- Opening Delimiter -

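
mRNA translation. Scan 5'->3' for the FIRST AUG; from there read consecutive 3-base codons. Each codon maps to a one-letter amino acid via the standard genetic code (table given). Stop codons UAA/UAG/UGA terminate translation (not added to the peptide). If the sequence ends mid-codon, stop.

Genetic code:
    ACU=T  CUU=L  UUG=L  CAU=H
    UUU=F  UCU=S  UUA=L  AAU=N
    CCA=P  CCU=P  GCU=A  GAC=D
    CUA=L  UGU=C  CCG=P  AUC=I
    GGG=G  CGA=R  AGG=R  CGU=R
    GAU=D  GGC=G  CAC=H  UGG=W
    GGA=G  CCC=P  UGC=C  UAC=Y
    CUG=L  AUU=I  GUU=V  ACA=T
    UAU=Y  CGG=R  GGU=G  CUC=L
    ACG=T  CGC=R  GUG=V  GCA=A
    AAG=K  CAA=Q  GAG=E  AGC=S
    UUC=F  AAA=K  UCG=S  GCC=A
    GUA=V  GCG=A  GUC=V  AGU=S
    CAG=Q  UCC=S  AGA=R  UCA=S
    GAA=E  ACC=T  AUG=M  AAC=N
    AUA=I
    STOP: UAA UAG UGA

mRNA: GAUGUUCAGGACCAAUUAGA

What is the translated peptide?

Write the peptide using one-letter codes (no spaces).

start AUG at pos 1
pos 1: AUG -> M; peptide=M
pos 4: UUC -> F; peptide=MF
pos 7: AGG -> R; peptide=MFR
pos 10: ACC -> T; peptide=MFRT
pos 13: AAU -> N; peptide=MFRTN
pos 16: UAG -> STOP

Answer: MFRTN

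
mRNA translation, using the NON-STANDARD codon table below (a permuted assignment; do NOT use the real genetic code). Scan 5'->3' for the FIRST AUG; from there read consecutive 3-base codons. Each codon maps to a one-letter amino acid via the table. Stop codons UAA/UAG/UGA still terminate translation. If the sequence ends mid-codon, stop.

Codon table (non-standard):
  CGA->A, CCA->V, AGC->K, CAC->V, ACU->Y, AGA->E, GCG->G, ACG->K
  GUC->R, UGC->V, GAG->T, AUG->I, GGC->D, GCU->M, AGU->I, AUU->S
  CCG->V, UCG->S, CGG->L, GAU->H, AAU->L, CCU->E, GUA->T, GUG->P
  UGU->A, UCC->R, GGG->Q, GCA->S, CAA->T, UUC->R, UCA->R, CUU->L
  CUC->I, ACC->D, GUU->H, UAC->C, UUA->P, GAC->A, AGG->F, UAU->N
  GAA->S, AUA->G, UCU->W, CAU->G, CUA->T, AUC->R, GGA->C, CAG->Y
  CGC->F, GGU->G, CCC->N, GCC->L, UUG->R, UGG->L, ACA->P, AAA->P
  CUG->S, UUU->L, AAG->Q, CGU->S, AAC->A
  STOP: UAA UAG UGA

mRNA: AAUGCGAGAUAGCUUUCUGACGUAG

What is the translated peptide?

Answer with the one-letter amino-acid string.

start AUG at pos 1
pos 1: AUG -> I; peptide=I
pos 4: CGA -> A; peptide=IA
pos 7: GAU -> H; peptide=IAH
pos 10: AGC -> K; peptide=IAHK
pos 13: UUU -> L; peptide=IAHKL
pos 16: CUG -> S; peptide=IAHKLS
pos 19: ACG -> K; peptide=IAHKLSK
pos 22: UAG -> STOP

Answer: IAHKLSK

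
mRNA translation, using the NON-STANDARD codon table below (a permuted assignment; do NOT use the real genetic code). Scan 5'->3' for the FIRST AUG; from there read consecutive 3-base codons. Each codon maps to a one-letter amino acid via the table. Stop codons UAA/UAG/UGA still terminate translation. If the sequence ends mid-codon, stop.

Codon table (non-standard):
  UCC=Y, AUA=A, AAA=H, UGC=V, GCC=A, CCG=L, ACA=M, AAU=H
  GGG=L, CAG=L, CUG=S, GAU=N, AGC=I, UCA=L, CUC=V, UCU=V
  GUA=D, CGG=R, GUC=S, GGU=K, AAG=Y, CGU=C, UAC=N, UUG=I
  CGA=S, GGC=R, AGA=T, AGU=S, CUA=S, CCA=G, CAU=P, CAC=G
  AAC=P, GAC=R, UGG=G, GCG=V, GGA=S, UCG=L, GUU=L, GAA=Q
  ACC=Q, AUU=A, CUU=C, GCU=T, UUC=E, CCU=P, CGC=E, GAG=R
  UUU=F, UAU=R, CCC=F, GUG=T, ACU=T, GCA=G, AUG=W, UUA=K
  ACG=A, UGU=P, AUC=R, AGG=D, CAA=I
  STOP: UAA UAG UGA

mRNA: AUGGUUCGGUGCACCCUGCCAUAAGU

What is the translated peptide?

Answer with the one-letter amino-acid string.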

- Closing Delimiter -

**Problem requirements**
For every line in the material, write out an exact copy.

**Exercise response**
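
mRNA translation. Scan 5'->3' for the FIRST AUG; from there read consecutive 3-base codons. Each codon maps to a one-letter amino acid via the standard genetic code (table given). Stop codons UAA/UAG/UGA terminate translation (not added to the peptide). If the sequence ends mid-codon, stop.

Genetic code:
    ACU=T  CUU=L  UUG=L  CAU=H
    UUU=F  UCU=S  UUA=L  AAU=N
    CCA=P  CCU=P  GCU=A  GAC=D
    CUA=L  UGU=C  CCG=P  AUC=I
    GGG=G  CGA=R  AGG=R  CGU=R
    GAU=D  GGC=G  CAC=H  UGG=W
    GGA=G  CCC=P  UGC=C  UAC=Y
    CUG=L  AUU=I  GUU=V  ACA=T
    UAU=Y  CGG=R  GGU=G  CUC=L
    ACG=T  CGC=R  GUG=V  GCA=A
    AAG=K  CAA=Q  GAG=E  AGC=S
    UUC=F  AAA=K  UCG=S  GCC=A
    GUA=V  GCG=A  GUC=V  AGU=S
    CAG=Q  UCC=S  AGA=R  UCA=S
    GAA=E  ACC=T  AUG=M  AAC=N
    AUA=I
    STOP: UAA UAG UGA

mRNA: GAUGUUCAGGACCAAUUAGA

What is the translated peptide?

Write the peptide using one-letter codes (no spaces).

start AUG at pos 1
pos 1: AUG -> M; peptide=M
pos 4: UUC -> F; peptide=MF
pos 7: AGG -> R; peptide=MFR
pos 10: ACC -> T; peptide=MFRT
pos 13: AAU -> N; peptide=MFRTN
pos 16: UAG -> STOP

Answer: MFRTN

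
mRNA translation, using the NON-STANDARD codon table below (a permuted assignment; do NOT use the real genetic code). Scan 5'->3' for the FIRST AUG; from there read consecutive 3-base codons. Each codon maps to a one-letter amino acid via the table. Stop codons UAA/UAG/UGA still terminate translation. If the sequence ends mid-codon, stop.

Codon table (non-standard):
  CGA->A, CCA->V, AGC->K, CAC->V, ACU->Y, AGA->E, GCG->G, ACG->K
  GUC->R, UGC->V, GAG->T, AUG->I, GGC->D, GCU->M, AGU->I, AUU->S
  CCG->V, UCG->S, CGG->L, GAU->H, AAU->L, CCU->E, GUA->T, GUG->P
  UGU->A, UCC->R, GGG->Q, GCA->S, CAA->T, UUC->R, UCA->R, CUU->L
  CUC->I, ACC->D, GUU->H, UAC->C, UUA->P, GAC->A, AGG->F, UAU->N
  GAA->S, AUA->G, UCU->W, CAU->G, CUA->T, AUC->R, GGA->C, CAG->Y
  CGC->F, GGU->G, CCC->N, GCC->L, UUG->R, UGG->L, ACA->P, AAA->P
  CUG->S, UUU->L, AAG->Q, CGU->S, AAC->A
  STOP: UAA UAG UGA

mRNA: AAUGCGAGAUAGCUUUCUGACGUAG

What is the translated peptide?

Answer with the one-letter amino-acid string.

start AUG at pos 1
pos 1: AUG -> I; peptide=I
pos 4: CGA -> A; peptide=IA
pos 7: GAU -> H; peptide=IAH
pos 10: AGC -> K; peptide=IAHK
pos 13: UUU -> L; peptide=IAHKL
pos 16: CUG -> S; peptide=IAHKLS
pos 19: ACG -> K; peptide=IAHKLSK
pos 22: UAG -> STOP

Answer: IAHKLSK

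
mRNA translation, using the NON-STANDARD codon table below (a permuted assignment; do NOT use the real genetic code). Scan 5'->3' for the FIRST AUG; from there read consecutive 3-base codons. Each codon maps to a one-letter amino acid via the table. Stop codons UAA/UAG/UGA still terminate translation. If the sequence ends mid-codon, stop.

Codon table (non-standard):
  UCC=Y, AUA=A, AAA=H, UGC=V, GCC=A, CCG=L, ACA=M, AAU=H
  GGG=L, CAG=L, CUG=S, GAU=N, AGC=I, UCA=L, CUC=V, UCU=V
  GUA=D, CGG=R, GUC=S, GGU=K, AAG=Y, CGU=C, UAC=N, UUG=I
  CGA=S, GGC=R, AGA=T, AGU=S, CUA=S, CCA=G, CAU=P, CAC=G
  AAC=P, GAC=R, UGG=G, GCG=V, GGA=S, UCG=L, GUU=L, GAA=Q
  ACC=Q, AUU=A, CUU=C, GCU=T, UUC=E, CCU=P, CGC=E, GAG=R
  UUU=F, UAU=R, CCC=F, GUG=T, ACU=T, GCA=G, AUG=W, UUA=K
  ACG=A, UGU=P, AUC=R, AGG=D, CAA=I
  STOP: UAA UAG UGA

mRNA: AUGGUUCGGUGCACCCUGCCAUAAGU

What is the translated peptide?

Answer with the one-letter amino-acid string.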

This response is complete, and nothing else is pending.